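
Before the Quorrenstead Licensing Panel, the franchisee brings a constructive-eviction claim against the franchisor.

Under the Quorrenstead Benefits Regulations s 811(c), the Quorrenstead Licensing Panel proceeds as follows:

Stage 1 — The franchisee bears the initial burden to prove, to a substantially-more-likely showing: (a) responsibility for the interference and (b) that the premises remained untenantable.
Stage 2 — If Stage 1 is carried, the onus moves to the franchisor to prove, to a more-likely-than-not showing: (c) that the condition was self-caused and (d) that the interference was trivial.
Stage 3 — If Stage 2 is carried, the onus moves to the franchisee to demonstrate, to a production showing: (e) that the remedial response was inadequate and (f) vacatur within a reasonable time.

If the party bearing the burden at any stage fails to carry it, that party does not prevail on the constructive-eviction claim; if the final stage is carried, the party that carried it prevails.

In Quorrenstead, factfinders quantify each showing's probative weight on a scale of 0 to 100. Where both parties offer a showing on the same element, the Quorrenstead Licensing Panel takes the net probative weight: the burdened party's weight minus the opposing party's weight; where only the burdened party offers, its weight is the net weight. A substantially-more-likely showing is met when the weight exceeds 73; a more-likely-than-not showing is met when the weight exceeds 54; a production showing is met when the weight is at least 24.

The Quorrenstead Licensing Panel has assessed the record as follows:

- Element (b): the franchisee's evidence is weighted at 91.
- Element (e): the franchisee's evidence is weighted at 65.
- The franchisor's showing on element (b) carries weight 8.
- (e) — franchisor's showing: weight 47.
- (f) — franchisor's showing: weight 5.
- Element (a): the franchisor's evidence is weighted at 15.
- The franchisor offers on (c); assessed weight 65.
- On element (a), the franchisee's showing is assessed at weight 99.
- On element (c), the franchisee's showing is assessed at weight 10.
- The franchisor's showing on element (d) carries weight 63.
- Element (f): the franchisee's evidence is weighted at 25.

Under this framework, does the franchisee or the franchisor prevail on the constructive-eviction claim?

Stage 1 — burden on franchisee; standard: a substantially-more-likely showing (weight exceeds 73).
    (a): 99 − 15 = 84 > 73 [met]
    (b): 91 − 8 = 83 > 73 [met]
  Stage 1 is satisfied; the onus moves to the franchisor.
Stage 2 — burden on franchisor; standard: a more-likely-than-not showing (weight exceeds 54).
    (c): 65 − 10 = 55 > 54 [met]
    (d): 63 > 54 [met]
  All elements met. The burden passes to the franchisee.
Stage 3 — burden on franchisee; standard: a production showing (weight is at least 24).
    (e): 65 − 47 = 18 < 24 [not met]
    (f): 25 − 5 = 20 < 24 [not met]
  The franchisee does not carry Stage 3.
The franchisor prevails.

franchisor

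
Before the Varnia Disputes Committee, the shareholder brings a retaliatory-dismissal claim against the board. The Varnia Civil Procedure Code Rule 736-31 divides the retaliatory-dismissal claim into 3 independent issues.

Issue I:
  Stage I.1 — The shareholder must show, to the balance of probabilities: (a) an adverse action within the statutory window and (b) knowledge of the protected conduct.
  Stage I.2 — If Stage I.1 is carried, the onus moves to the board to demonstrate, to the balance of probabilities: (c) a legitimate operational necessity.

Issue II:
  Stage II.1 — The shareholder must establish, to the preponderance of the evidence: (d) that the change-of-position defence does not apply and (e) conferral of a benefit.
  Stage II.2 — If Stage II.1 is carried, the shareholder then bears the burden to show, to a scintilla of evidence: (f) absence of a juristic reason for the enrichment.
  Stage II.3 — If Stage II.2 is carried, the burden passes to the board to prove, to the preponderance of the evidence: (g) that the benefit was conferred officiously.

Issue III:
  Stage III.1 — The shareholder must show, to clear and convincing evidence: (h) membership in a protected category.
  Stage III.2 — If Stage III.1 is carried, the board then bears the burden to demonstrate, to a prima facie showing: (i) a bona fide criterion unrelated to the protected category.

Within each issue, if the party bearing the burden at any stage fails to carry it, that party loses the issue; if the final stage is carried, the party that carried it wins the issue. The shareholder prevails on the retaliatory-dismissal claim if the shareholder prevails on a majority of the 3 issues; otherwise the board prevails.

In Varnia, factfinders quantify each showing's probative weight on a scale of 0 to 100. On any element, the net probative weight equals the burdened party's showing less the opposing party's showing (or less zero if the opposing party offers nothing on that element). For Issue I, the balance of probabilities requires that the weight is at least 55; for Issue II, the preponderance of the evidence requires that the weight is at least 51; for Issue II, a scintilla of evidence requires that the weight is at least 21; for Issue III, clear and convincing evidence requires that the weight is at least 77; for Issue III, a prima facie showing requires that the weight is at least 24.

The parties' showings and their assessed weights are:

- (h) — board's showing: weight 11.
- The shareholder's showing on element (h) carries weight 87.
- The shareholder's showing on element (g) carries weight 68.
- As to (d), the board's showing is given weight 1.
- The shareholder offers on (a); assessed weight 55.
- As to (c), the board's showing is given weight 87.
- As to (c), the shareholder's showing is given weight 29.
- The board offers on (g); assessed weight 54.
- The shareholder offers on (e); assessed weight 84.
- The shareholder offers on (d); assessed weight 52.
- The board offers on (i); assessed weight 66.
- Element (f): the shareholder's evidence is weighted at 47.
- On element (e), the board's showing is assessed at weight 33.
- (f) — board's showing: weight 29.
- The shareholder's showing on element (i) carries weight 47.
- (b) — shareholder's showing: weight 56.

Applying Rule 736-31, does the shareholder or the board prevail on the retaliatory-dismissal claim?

— Issue I —
At Stage I.1 the shareholder must meet the balance of probabilities (weight is at least 55): on (a) the weight is 55, which does reach 55, so (a) meets the standard; on (b) the weight is 56, ≥ 55, so (b) meets the standard.
  All elements met. The burden passes to the board.
At Stage I.2 the board must meet the balance of probabilities (weight is at least 55): on (c) the weight is 87 less the opposing 29 gives net 58, ≥ 55, so (c) meets the standard.
  Stage I.2 carried; the final stage is satisfied.
All stages carried — the board prevails on this issue.
— Issue II —
Stage II.1 (shareholder, the preponderance of the evidence, weight is at least 51): (d) net 52−1=51 ≥ 51 — meets; (e) net 84−33=51 ≥ 51 — meets.
  All elements met. The shareholder retains the burden for Stage II.2.
Stage II.2 (shareholder, a scintilla of evidence, weight is at least 21): (f) net 47−29=18 < 21 — fails.
  Stage II.2 not carried; the shareholder fails its burden.
So the board prevails on this issue.
— Issue III —
Stage III.1 — burden on shareholder; standard: clear and convincing evidence (weight is at least 77).
    (h): 87 − 11 = 76 < 77 [not met]
  Not every element is met, so the shareholder fails to carry Stage III.1.
So the board prevails on this issue.
Per-issue: Issue I → board; Issue II → board; Issue III → board. The shareholder must prevail on a majority of issues; overall, the board prevails.

board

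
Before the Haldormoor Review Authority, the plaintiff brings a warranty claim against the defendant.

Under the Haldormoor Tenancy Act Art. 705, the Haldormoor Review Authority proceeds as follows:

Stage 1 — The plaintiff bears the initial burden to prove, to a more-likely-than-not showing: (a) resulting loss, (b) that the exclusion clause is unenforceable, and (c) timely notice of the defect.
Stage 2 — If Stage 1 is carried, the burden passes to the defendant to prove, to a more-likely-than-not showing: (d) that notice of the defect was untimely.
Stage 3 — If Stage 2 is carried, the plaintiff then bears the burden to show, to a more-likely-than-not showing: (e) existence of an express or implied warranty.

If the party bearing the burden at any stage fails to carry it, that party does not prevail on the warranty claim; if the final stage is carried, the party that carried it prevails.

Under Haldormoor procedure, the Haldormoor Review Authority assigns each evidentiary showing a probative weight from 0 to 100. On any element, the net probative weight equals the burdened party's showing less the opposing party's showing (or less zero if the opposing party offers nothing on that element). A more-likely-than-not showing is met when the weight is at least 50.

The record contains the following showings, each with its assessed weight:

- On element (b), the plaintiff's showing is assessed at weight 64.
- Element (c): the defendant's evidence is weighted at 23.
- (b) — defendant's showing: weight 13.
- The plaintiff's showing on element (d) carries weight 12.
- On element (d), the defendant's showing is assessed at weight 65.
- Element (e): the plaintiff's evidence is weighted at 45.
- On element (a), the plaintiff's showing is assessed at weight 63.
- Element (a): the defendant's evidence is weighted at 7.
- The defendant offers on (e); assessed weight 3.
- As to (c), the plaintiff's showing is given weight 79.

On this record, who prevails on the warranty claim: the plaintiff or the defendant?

defendant

At Stage 1 the plaintiff must meet a more-likely-than-not showing (weight is at least 50): on (a) the weight is 63 less the opposing 7 gives net 56, ≥ 50, so (a) meets the standard; on (b) the weight is 64 less the opposing 13 gives net 51, which does reach 50, so (b) meets the standard; on (c) the weight is 79 less the opposing 23 gives net 56, which does reach 50, so (c) meets the standard.
  Stage 1 carried; the burden shifts to the defendant.
At Stage 2 the defendant must meet a more-likely-than-not showing (weight is at least 50): on (d) the weight is 65 less the opposing 12 gives net 53, which does reach 50, so (d) meets the standard.
  Stage 2 is satisfied; the onus moves to the plaintiff.
At Stage 3 the plaintiff must meet a more-likely-than-not showing (weight is at least 50): on (e) the weight is 45 less the opposing 3 gives net 42, < 50, so (e) does not meet the standard.
  The plaintiff does not carry Stage 3.
So the defendant prevails.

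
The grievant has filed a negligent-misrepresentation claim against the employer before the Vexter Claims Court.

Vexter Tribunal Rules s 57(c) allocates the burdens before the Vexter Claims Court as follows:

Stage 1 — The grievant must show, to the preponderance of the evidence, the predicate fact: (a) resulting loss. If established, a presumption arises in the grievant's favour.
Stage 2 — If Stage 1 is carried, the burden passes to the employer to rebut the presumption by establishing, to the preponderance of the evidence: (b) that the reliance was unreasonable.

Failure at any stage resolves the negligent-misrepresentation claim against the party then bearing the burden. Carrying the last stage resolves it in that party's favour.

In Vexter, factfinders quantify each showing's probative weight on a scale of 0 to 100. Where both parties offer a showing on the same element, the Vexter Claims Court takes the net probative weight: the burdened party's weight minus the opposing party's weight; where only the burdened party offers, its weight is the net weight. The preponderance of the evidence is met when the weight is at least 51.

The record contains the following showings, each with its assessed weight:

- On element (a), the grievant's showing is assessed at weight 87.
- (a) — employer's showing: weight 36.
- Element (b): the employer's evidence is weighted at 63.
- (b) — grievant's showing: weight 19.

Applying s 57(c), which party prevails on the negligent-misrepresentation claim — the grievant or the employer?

At Stage 1 the grievant must meet the preponderance of the evidence (weight is at least 51): on (a) the weight is 87 less the opposing 36 gives net 51, ≥ 51, so (a) meets the standard.
  Stage 1 carried; the burden shifts to the employer.
At Stage 2 the employer must meet the preponderance of the evidence (weight is at least 51): on (b) the weight is 63 less the opposing 19 gives net 44, which does not reach 51, so (b) does not meet the standard.
  The employer does not carry Stage 2.
The analysis ends at Stage 2; the grievant prevails.

grievant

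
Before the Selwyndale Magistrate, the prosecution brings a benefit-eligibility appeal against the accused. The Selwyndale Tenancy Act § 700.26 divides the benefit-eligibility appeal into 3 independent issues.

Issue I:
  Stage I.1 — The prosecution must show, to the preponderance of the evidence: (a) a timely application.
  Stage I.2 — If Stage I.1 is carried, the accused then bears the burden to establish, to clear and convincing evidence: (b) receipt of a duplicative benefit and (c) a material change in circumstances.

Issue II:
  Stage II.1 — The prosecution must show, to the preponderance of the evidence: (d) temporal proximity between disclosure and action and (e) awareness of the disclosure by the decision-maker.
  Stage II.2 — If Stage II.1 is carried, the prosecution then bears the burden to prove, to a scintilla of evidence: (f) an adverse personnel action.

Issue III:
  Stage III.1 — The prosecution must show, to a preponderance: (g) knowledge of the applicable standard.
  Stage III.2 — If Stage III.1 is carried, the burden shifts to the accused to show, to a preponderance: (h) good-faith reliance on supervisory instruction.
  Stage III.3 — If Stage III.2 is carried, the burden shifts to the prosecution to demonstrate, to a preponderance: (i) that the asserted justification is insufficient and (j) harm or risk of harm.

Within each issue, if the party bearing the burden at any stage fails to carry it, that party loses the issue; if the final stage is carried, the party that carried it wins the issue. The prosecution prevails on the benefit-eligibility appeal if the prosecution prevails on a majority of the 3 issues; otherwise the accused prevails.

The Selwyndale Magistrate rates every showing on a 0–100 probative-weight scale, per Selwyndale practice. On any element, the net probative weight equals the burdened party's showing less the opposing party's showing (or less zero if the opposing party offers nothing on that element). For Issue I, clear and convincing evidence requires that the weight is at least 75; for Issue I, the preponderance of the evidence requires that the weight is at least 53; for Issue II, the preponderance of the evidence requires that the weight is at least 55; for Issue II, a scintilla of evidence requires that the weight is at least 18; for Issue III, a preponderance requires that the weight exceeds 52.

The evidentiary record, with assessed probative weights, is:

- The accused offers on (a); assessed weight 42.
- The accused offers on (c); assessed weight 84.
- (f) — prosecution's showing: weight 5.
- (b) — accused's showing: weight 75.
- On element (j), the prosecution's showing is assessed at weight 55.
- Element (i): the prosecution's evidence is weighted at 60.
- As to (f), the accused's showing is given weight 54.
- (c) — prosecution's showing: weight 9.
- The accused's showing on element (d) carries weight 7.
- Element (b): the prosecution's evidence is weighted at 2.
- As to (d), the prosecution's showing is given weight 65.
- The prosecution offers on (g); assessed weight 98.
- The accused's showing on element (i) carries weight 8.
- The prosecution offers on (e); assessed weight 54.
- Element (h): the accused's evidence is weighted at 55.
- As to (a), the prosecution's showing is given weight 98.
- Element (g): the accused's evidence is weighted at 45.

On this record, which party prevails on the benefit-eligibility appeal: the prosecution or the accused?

accused

— Issue I —
At Stage I.1 the prosecution must meet the preponderance of the evidence (weight is at least 53): on (a) the weight is 98 less the opposing 42 gives net 56, ≥ 53, so (a) meets the standard.
  Stage I.1 is satisfied; the onus moves to the accused.
At Stage I.2 the accused must meet clear and convincing evidence (weight is at least 75): on (b) the weight is 75 less the opposing 2 gives net 73, < 75, so (b) does not meet the standard; on (c) the weight is 84 less the opposing 9 gives net 75, which does reach 75, so (c) meets the standard.
  Not every element is met, so the accused fails to carry Stage I.2.
So the prosecution prevails on this issue.
— Issue II —
Stage II.1 — burden on prosecution; standard: the preponderance of the evidence (weight is at least 55).
    (d): 65 − 7 = 58 ≥ 55 [met]
    (e): 54 < 55 [not met]
  The prosecution does not carry Stage II.1.
The analysis ends at Stage II.1; the accused prevails on this issue.
— Issue III —
At Stage III.1 the prosecution must meet a preponderance (weight exceeds 52): on (g) the weight is 98 less the opposing 45 gives net 53, which does exceed 52, so (g) meets the standard.
  Stage III.1 carried; the burden shifts to the accused.
At Stage III.2 the accused must meet a preponderance (weight exceeds 52): on (h) the weight is 55, > 52, so (h) meets the standard.
  Stage III.2 carried; the burden shifts to the prosecution.
At Stage III.3 the prosecution must meet a preponderance (weight exceeds 52): on (i) the weight is 60 less the opposing 8 gives net 52, which does not exceed 52, so (i) does not meet the standard; on (j) the weight is 55, which does exceed 52, so (j) meets the standard.
  The prosecution does not carry Stage III.3.
So the accused prevails on this issue.
Per-issue: Issue I → prosecution; Issue II → accused; Issue III → accused. The prosecution must prevail on a majority of issues; overall, the accused prevails.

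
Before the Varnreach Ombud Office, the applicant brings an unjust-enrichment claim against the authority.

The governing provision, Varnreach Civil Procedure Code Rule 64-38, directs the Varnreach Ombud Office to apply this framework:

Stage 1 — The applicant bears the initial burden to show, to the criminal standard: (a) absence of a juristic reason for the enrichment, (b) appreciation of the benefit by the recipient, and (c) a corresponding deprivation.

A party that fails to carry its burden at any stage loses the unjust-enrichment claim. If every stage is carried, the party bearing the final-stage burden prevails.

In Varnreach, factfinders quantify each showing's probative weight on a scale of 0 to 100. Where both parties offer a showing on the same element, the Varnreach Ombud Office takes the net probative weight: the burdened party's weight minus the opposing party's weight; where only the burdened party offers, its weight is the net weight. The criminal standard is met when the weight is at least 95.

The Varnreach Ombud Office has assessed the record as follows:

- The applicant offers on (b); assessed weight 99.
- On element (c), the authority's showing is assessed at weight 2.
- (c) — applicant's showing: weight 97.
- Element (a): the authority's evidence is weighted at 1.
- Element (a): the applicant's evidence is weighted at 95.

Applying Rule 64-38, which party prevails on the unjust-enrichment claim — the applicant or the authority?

Stage 1 (applicant, the criminal standard, weight is at least 95): (a) net 95−1=94 < 95 — fails; (b) 99 ≥ 95 — meets; (c) net 97−2=95 ≥ 95 — meets.
  Stage 1 not carried; the applicant fails its burden.
So the authority prevails.

authority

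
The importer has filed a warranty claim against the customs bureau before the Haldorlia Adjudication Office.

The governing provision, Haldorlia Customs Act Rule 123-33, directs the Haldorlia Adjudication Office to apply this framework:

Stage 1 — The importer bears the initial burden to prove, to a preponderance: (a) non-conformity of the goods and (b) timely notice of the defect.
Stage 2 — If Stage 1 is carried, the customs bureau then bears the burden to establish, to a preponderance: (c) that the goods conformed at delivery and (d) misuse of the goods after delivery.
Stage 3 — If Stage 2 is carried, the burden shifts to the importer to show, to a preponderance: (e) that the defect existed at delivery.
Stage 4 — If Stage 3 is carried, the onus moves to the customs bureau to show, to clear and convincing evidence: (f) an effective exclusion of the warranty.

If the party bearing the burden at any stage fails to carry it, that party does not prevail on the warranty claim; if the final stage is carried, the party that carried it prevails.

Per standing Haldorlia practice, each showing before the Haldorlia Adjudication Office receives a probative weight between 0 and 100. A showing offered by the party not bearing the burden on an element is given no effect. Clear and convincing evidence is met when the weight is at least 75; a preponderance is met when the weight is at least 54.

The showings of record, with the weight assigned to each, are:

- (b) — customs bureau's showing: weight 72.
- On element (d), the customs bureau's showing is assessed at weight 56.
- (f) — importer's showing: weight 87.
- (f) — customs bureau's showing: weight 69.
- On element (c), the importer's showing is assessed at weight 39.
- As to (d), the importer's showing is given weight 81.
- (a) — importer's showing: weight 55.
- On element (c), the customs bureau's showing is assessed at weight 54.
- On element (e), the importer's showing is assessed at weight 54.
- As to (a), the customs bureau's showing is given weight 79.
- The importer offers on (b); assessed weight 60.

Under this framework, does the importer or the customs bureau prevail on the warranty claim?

At Stage 1 the importer must meet a preponderance (weight is at least 54): on (a) the weight is 55 (the customs bureau's 79 is given no effect), which does reach 54, so (a) meets the standard; on (b) the weight is 60 (the customs bureau's 72 is given no effect), which does reach 54, so (b) meets the standard.
  Stage 1 carried; the burden shifts to the customs bureau.
At Stage 2 the customs bureau must meet a preponderance (weight is at least 54): on (c) the weight is 54 (the importer's 39 is given no effect), ≥ 54, so (c) meets the standard; on (d) the weight is 56 (the importer's 81 is given no effect), which does reach 54, so (d) meets the standard.
  All elements met. The burden passes to the importer.
At Stage 3 the importer must meet a preponderance (weight is at least 54): on (e) the weight is 54, which does reach 54, so (e) meets the standard.
  All elements met. The burden passes to the customs bureau.
At Stage 4 the customs bureau must meet clear and convincing evidence (weight is at least 75): on (f) the weight is 69 (the importer's 87 is given no effect), < 75, so (f) does not meet the standard.
  The customs bureau does not carry Stage 4.
So the importer prevails.

importer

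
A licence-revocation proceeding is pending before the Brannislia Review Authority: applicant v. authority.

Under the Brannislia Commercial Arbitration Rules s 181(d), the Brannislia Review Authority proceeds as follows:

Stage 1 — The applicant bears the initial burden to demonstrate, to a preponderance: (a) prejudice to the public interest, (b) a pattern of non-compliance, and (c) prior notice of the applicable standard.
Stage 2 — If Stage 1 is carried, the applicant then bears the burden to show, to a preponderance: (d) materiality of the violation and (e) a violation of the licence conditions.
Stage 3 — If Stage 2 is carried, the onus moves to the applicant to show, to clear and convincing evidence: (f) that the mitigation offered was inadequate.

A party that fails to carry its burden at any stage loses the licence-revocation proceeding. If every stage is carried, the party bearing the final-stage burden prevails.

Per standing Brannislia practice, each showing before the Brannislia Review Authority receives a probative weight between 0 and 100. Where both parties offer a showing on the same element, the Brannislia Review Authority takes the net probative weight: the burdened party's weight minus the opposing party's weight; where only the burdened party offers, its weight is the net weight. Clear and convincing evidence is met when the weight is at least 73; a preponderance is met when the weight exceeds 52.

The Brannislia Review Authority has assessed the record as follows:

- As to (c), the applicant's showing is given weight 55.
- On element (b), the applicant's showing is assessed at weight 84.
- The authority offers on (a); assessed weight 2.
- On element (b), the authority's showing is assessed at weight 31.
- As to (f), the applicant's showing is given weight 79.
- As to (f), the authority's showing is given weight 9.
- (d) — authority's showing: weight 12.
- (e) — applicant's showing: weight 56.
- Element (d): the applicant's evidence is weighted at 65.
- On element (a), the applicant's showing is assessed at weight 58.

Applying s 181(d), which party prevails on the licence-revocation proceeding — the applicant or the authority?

authority

At Stage 1 the applicant must meet a preponderance (weight exceeds 52): on (a) the weight is 58 less the opposing 2 gives net 56, > 52, so (a) meets the standard; on (b) the weight is 84 less the opposing 31 gives net 53, which does exceed 52, so (b) meets the standard; on (c) the weight is 55, which does exceed 52, so (c) meets the standard.
  Stage 1 is satisfied; the applicant continues to bear the burden.
At Stage 2 the applicant must meet a preponderance (weight exceeds 52): on (d) the weight is 65 less the opposing 12 gives net 53, which does exceed 52, so (d) meets the standard; on (e) the weight is 56, > 52, so (e) meets the standard.
  Stage 2 is satisfied; the applicant continues to bear the burden.
At Stage 3 the applicant must meet clear and convincing evidence (weight is at least 73): on (f) the weight is 79 less the opposing 9 gives net 70, < 73, so (f) does not meet the standard.
  Not every element is met, so the applicant fails to carry Stage 3.
So the authority prevails.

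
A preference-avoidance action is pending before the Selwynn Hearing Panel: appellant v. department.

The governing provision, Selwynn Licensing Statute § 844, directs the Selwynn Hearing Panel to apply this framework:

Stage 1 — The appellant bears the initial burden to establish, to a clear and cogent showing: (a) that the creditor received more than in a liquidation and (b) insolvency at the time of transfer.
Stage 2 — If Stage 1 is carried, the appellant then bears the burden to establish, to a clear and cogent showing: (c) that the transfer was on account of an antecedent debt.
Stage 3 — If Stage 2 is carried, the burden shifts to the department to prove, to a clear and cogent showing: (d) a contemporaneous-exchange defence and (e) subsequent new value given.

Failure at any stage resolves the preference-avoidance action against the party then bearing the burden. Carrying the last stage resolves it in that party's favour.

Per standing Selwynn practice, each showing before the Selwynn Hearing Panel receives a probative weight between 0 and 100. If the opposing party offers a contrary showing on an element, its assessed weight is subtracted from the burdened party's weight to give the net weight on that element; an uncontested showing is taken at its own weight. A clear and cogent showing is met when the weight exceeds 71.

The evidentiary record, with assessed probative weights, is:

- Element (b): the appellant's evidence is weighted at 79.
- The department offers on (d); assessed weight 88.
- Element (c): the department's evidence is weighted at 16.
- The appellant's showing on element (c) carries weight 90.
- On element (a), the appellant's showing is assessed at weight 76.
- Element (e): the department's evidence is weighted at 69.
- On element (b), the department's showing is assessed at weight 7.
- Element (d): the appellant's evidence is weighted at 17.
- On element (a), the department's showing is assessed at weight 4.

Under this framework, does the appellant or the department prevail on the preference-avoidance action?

Stage 1 — burden on appellant; standard: a clear and cogent showing (weight exceeds 71).
    (a): 76 − 4 = 72 > 71 [met]
    (b): 79 − 7 = 72 > 71 [met]
  Stage 1 carried; the burden remains with the appellant.
Stage 2 — burden on appellant; standard: a clear and cogent showing (weight exceeds 71).
    (c): 90 − 16 = 74 > 71 [met]
  The appellant carries Stage 2; the department now bears the burden.
Stage 3 — burden on department; standard: a clear and cogent showing (weight exceeds 71).
    (d): 88 − 17 = 71 ≤ 71 [not met]
    (e): 69 ≤ 71 [not met]
  The department does not carry Stage 3.
So the appellant prevails.

appellant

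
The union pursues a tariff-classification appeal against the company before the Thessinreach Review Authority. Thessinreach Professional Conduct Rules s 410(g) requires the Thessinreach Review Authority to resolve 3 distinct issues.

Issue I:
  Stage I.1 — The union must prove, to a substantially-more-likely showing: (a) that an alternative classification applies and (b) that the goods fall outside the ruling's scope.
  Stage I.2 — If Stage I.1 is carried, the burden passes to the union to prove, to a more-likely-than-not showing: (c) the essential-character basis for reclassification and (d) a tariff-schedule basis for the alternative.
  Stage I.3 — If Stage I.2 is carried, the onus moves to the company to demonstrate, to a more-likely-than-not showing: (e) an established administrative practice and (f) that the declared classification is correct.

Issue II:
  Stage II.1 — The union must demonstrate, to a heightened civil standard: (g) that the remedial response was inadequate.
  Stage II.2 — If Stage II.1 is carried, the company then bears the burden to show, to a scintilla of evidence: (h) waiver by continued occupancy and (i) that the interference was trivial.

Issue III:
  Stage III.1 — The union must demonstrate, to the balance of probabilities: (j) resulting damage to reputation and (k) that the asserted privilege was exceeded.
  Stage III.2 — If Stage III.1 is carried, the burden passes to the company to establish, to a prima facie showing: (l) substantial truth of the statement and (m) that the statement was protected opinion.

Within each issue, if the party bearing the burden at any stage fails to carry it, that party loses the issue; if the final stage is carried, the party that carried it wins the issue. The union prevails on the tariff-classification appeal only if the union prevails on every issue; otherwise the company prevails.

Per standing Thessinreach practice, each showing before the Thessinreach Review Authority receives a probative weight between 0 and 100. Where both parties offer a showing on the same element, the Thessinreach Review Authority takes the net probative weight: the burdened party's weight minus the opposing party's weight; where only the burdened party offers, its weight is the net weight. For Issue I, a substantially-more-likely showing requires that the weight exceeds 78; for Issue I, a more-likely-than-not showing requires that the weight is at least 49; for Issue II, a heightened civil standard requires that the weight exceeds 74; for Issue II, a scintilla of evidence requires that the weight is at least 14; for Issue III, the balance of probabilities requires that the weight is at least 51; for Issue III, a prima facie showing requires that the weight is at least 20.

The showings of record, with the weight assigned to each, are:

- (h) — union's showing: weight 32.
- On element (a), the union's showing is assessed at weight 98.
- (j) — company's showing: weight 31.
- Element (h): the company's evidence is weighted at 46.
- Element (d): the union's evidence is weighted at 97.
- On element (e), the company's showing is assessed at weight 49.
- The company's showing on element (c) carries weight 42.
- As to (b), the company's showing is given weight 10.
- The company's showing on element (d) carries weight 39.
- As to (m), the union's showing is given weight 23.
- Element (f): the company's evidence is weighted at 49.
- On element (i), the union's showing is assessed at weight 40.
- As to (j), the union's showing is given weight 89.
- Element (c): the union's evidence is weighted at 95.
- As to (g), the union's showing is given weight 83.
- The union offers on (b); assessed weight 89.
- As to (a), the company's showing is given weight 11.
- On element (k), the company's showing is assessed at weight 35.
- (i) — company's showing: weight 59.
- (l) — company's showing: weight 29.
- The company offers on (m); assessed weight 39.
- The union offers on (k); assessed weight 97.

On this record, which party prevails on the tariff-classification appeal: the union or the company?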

◆ Aim of the exercise ◆
The range runs from the line with "- (f) — customs bureau's showing: weight 69." up to and including the line with "- The importer" in the listing above; please write out exactly those lines and nothing more.

◆ Answer to this task ◆
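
- (f) — customs bureau's showing: weight 69.
- On element (c), the importer's showing is assessed at weight 39.
- As to (d), the importer's showing is given weight 81.
- (a) — importer's showing: weight 55.
- On element (c), the customs bureau's showing is assessed at weight 54.
- On element (e), the importer's showing is assessed at weight 54.
- As to (a), the customs bureau's showing is given weight 79.
- The importer offers on (b); assessed weight 60.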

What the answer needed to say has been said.